TASK DESCRIPTION>
Every line from the one containing "REFLECTOR (self-inverse): ECBFADHG" through the last line below should be reproduced exactly; please include nothing else.

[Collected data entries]

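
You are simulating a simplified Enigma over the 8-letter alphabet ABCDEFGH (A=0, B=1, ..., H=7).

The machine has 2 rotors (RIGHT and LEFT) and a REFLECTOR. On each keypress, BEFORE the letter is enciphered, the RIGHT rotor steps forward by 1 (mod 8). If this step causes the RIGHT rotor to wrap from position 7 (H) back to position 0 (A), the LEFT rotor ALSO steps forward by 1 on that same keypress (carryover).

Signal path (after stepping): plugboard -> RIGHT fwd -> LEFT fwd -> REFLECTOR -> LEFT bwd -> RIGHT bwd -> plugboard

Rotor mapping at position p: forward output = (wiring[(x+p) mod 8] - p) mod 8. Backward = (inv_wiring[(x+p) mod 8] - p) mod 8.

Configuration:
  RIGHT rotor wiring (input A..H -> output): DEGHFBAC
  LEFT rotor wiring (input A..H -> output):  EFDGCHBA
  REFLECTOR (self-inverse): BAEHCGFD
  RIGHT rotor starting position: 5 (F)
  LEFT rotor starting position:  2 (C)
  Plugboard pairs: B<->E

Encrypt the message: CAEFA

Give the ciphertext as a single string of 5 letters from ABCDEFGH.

Char 1 ('C'): step: R->6, L=2; C->plug->C->R->F->L->G->refl->F->L'->D->R'->H->plug->H
Char 2 ('A'): step: R->7, L=2; A->plug->A->R->D->L->F->refl->G->L'->F->R'->C->plug->C
Char 3 ('E'): step: R->0, L->3 (L advanced); E->plug->B->R->E->L->F->refl->G->L'->D->R'->A->plug->A
Char 4 ('F'): step: R->1, L=3; F->plug->F->R->H->L->A->refl->B->L'->F->R'->B->plug->E
Char 5 ('A'): step: R->2, L=3; A->plug->A->R->E->L->F->refl->G->L'->D->R'->C->plug->C

Answer: HCAEC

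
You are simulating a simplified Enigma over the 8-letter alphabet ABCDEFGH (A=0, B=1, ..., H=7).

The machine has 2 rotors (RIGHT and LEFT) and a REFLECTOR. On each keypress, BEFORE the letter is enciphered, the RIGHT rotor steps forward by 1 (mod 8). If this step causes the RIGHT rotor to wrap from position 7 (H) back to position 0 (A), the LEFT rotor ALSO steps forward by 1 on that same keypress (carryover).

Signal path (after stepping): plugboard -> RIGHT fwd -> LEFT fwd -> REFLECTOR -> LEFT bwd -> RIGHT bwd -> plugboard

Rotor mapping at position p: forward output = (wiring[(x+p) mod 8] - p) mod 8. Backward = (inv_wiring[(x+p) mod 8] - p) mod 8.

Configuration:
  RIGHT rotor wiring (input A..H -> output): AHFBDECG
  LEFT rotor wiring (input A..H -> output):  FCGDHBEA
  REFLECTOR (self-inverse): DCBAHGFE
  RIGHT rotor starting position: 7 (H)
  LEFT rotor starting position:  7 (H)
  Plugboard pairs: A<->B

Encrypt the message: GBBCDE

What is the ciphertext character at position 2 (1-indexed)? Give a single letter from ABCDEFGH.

Char 1 ('G'): step: R->0, L->0 (L advanced); G->plug->G->R->C->L->G->refl->F->L'->A->R'->A->plug->B
Char 2 ('B'): step: R->1, L=0; B->plug->A->R->G->L->E->refl->H->L'->E->R'->B->plug->A

A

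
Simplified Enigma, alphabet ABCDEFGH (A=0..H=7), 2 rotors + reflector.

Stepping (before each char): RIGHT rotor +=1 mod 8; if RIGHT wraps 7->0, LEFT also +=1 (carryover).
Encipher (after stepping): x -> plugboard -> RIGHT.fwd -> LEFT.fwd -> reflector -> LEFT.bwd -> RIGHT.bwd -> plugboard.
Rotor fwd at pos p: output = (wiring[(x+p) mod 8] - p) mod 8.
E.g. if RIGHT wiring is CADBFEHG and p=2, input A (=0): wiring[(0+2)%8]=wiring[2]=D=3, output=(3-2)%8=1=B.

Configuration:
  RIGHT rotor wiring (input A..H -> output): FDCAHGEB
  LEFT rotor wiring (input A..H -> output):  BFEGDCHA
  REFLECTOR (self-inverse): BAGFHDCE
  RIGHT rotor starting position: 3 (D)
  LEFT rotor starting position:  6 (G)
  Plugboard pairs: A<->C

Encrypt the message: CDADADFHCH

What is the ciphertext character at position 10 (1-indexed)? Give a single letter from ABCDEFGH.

Char 1 ('C'): step: R->4, L=6; C->plug->A->R->D->L->H->refl->E->L'->H->R'->F->plug->F
Char 2 ('D'): step: R->5, L=6; D->plug->D->R->A->L->B->refl->A->L'->F->R'->F->plug->F
Char 3 ('A'): step: R->6, L=6; A->plug->C->R->H->L->E->refl->H->L'->D->R'->B->plug->B
Char 4 ('D'): step: R->7, L=6; D->plug->D->R->D->L->H->refl->E->L'->H->R'->G->plug->G
Char 5 ('A'): step: R->0, L->7 (L advanced); A->plug->C->R->C->L->G->refl->C->L'->B->R'->H->plug->H
Char 6 ('D'): step: R->1, L=7; D->plug->D->R->G->L->D->refl->F->L'->D->R'->F->plug->F
Char 7 ('F'): step: R->2, L=7; F->plug->F->R->H->L->A->refl->B->L'->A->R'->A->plug->C
Char 8 ('H'): step: R->3, L=7; H->plug->H->R->H->L->A->refl->B->L'->A->R'->G->plug->G
Char 9 ('C'): step: R->4, L=7; C->plug->A->R->D->L->F->refl->D->L'->G->R'->G->plug->G
Char 10 ('H'): step: R->5, L=7; H->plug->H->R->C->L->G->refl->C->L'->B->R'->A->plug->C

C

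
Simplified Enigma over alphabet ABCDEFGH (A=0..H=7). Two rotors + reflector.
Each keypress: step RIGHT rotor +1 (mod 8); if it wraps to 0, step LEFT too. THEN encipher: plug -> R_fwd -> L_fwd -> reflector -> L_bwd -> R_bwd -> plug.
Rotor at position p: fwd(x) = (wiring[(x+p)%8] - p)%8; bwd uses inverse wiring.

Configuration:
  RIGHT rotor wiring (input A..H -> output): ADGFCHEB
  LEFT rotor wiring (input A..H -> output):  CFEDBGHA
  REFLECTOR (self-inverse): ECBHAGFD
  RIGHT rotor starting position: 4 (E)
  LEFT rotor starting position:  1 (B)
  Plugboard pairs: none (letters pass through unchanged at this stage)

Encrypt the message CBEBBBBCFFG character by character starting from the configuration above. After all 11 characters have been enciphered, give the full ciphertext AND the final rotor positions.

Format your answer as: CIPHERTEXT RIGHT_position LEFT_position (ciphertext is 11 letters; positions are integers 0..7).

Char 1 ('C'): step: R->5, L=1; C->plug->C->R->E->L->F->refl->G->L'->F->R'->H->plug->H
Char 2 ('B'): step: R->6, L=1; B->plug->B->R->D->L->A->refl->E->L'->A->R'->E->plug->E
Char 3 ('E'): step: R->7, L=1; E->plug->E->R->G->L->H->refl->D->L'->B->R'->B->plug->B
Char 4 ('B'): step: R->0, L->2 (L advanced); B->plug->B->R->D->L->E->refl->A->L'->G->R'->C->plug->C
Char 5 ('B'): step: R->1, L=2; B->plug->B->R->F->L->G->refl->F->L'->E->R'->C->plug->C
Char 6 ('B'): step: R->2, L=2; B->plug->B->R->D->L->E->refl->A->L'->G->R'->G->plug->G
Char 7 ('B'): step: R->3, L=2; B->plug->B->R->H->L->D->refl->H->L'->C->R'->A->plug->A
Char 8 ('C'): step: R->4, L=2; C->plug->C->R->A->L->C->refl->B->L'->B->R'->H->plug->H
Char 9 ('F'): step: R->5, L=2; F->plug->F->R->B->L->B->refl->C->L'->A->R'->G->plug->G
Char 10 ('F'): step: R->6, L=2; F->plug->F->R->H->L->D->refl->H->L'->C->R'->C->plug->C
Char 11 ('G'): step: R->7, L=2; G->plug->G->R->A->L->C->refl->B->L'->B->R'->B->plug->B
Final: ciphertext=HEBCCGAHGCB, RIGHT=7, LEFT=2

Answer: HEBCCGAHGCB 7 2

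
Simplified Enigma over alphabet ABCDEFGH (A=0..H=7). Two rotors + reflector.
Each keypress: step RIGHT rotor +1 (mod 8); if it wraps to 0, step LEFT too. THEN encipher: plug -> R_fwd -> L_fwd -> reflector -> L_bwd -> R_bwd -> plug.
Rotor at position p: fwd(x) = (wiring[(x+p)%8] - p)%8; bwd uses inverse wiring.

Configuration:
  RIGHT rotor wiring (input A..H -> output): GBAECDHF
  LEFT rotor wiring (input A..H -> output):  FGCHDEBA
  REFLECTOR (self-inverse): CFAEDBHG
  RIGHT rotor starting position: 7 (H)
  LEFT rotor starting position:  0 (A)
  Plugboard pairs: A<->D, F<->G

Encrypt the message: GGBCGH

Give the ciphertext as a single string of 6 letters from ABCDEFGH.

Answer: HEDDCG

Derivation:
Char 1 ('G'): step: R->0, L->1 (L advanced); G->plug->F->R->D->L->C->refl->A->L'->F->R'->H->plug->H
Char 2 ('G'): step: R->1, L=1; G->plug->F->R->G->L->H->refl->G->L'->C->R'->E->plug->E
Char 3 ('B'): step: R->2, L=1; B->plug->B->R->C->L->G->refl->H->L'->G->R'->A->plug->D
Char 4 ('C'): step: R->3, L=1; C->plug->C->R->A->L->F->refl->B->L'->B->R'->A->plug->D
Char 5 ('G'): step: R->4, L=1; G->plug->F->R->F->L->A->refl->C->L'->D->R'->C->plug->C
Char 6 ('H'): step: R->5, L=1; H->plug->H->R->F->L->A->refl->C->L'->D->R'->F->plug->G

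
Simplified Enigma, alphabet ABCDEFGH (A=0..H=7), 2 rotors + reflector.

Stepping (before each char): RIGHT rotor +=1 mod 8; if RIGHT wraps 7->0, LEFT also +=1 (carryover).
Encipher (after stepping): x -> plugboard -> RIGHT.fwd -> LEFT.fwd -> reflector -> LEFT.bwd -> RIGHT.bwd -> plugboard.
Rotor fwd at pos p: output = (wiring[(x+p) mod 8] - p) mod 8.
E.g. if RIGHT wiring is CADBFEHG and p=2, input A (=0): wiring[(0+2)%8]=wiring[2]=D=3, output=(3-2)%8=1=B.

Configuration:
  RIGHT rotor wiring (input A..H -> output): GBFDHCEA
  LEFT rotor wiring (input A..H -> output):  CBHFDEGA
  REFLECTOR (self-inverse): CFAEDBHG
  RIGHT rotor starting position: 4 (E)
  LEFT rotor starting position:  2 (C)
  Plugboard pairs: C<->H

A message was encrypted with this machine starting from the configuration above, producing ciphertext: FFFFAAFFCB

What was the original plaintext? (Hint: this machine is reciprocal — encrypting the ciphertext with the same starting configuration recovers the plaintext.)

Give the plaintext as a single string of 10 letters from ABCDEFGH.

Answer: CEHGECHBEC

Derivation:
Char 1 ('F'): step: R->5, L=2; F->plug->F->R->A->L->F->refl->B->L'->C->R'->H->plug->C
Char 2 ('F'): step: R->6, L=2; F->plug->F->R->F->L->G->refl->H->L'->H->R'->E->plug->E
Char 3 ('F'): step: R->7, L=2; F->plug->F->R->A->L->F->refl->B->L'->C->R'->C->plug->H
Char 4 ('F'): step: R->0, L->3 (L advanced); F->plug->F->R->C->L->B->refl->F->L'->E->R'->G->plug->G
Char 5 ('A'): step: R->1, L=3; A->plug->A->R->A->L->C->refl->A->L'->B->R'->E->plug->E
Char 6 ('A'): step: R->2, L=3; A->plug->A->R->D->L->D->refl->E->L'->H->R'->H->plug->C
Char 7 ('F'): step: R->3, L=3; F->plug->F->R->D->L->D->refl->E->L'->H->R'->C->plug->H
Char 8 ('F'): step: R->4, L=3; F->plug->F->R->F->L->H->refl->G->L'->G->R'->B->plug->B
Char 9 ('C'): step: R->5, L=3; C->plug->H->R->C->L->B->refl->F->L'->E->R'->E->plug->E
Char 10 ('B'): step: R->6, L=3; B->plug->B->R->C->L->B->refl->F->L'->E->R'->H->plug->C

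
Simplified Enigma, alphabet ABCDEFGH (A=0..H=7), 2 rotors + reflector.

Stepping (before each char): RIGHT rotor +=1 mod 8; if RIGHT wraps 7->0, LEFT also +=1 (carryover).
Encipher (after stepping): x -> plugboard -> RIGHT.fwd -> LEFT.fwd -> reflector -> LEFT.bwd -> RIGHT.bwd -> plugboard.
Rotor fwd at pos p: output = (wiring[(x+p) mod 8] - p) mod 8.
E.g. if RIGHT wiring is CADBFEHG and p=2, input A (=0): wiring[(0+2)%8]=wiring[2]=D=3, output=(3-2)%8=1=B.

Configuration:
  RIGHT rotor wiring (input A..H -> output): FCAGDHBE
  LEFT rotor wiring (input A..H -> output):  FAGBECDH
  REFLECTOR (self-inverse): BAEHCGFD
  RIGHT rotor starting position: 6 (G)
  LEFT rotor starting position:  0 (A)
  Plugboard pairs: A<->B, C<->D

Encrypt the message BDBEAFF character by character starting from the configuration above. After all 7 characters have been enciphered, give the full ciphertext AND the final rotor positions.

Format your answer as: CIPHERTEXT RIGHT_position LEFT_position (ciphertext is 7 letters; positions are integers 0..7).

Answer: FEECBEC 5 1

Derivation:
Char 1 ('B'): step: R->7, L=0; B->plug->A->R->F->L->C->refl->E->L'->E->R'->F->plug->F
Char 2 ('D'): step: R->0, L->1 (L advanced); D->plug->C->R->A->L->H->refl->D->L'->D->R'->E->plug->E
Char 3 ('B'): step: R->1, L=1; B->plug->A->R->B->L->F->refl->G->L'->G->R'->E->plug->E
Char 4 ('E'): step: R->2, L=1; E->plug->E->R->H->L->E->refl->C->L'->F->R'->D->plug->C
Char 5 ('A'): step: R->3, L=1; A->plug->B->R->A->L->H->refl->D->L'->D->R'->A->plug->B
Char 6 ('F'): step: R->4, L=1; F->plug->F->R->G->L->G->refl->F->L'->B->R'->E->plug->E
Char 7 ('F'): step: R->5, L=1; F->plug->F->R->D->L->D->refl->H->L'->A->R'->D->plug->C
Final: ciphertext=FEECBEC, RIGHT=5, LEFT=1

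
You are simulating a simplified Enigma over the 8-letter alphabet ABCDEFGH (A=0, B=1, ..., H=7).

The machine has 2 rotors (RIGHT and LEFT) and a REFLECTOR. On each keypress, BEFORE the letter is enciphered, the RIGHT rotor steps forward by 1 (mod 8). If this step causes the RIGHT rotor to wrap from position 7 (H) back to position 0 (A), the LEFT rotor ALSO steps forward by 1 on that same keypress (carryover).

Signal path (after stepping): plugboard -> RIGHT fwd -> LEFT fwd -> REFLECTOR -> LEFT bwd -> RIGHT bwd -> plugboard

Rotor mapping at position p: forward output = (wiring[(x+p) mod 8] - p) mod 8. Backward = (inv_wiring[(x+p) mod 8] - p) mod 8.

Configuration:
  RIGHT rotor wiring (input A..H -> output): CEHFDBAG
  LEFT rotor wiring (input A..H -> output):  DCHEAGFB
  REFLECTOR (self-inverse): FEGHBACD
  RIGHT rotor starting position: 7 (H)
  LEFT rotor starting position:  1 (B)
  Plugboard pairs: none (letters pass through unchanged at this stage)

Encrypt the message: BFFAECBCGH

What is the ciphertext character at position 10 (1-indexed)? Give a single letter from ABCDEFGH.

Char 1 ('B'): step: R->0, L->2 (L advanced); B->plug->B->R->E->L->D->refl->H->L'->F->R'->D->plug->D
Char 2 ('F'): step: R->1, L=2; F->plug->F->R->H->L->A->refl->F->L'->A->R'->E->plug->E
Char 3 ('F'): step: R->2, L=2; F->plug->F->R->E->L->D->refl->H->L'->F->R'->A->plug->A
Char 4 ('A'): step: R->3, L=2; A->plug->A->R->C->L->G->refl->C->L'->B->R'->G->plug->G
Char 5 ('E'): step: R->4, L=2; E->plug->E->R->G->L->B->refl->E->L'->D->R'->G->plug->G
Char 6 ('C'): step: R->5, L=2; C->plug->C->R->B->L->C->refl->G->L'->C->R'->F->plug->F
Char 7 ('B'): step: R->6, L=2; B->plug->B->R->A->L->F->refl->A->L'->H->R'->F->plug->F
Char 8 ('C'): step: R->7, L=2; C->plug->C->R->F->L->H->refl->D->L'->E->R'->F->plug->F
Char 9 ('G'): step: R->0, L->3 (L advanced); G->plug->G->R->A->L->B->refl->E->L'->H->R'->C->plug->C
Char 10 ('H'): step: R->1, L=3; H->plug->H->R->B->L->F->refl->A->L'->F->R'->G->plug->G

G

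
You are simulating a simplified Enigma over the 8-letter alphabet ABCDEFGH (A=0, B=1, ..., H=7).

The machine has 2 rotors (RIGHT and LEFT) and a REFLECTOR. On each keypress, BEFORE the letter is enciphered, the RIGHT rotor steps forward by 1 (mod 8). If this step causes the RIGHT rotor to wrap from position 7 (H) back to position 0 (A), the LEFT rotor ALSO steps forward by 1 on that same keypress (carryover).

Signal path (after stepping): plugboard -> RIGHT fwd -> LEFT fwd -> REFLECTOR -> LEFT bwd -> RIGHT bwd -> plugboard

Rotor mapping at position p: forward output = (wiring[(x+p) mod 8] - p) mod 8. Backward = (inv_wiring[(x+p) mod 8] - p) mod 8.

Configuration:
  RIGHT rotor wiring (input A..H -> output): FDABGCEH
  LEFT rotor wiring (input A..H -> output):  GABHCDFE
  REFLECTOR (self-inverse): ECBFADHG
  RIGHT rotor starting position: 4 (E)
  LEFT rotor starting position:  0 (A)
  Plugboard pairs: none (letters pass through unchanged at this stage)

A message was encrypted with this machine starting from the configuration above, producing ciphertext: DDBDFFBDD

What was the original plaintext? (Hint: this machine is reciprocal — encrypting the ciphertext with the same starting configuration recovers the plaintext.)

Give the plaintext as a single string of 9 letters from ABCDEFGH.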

RESPONSE TO THE EXERCISE>
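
  REFLECTOR (self-inverse): ECBFADHG
  RIGHT rotor starting position: 4 (E)
  LEFT rotor starting position:  0 (A)
  Plugboard pairs: none (letters pass through unchanged at this stage)

A message was encrypted with this machine starting from the configuration above, producing ciphertext: DDBDFFBDD

What was the original plaintext? (Hint: this machine is reciprocal — encrypting the ciphertext with the same starting configuration recovers the plaintext.)

Give the plaintext as a single string of 9 letters from ABCDEFGH.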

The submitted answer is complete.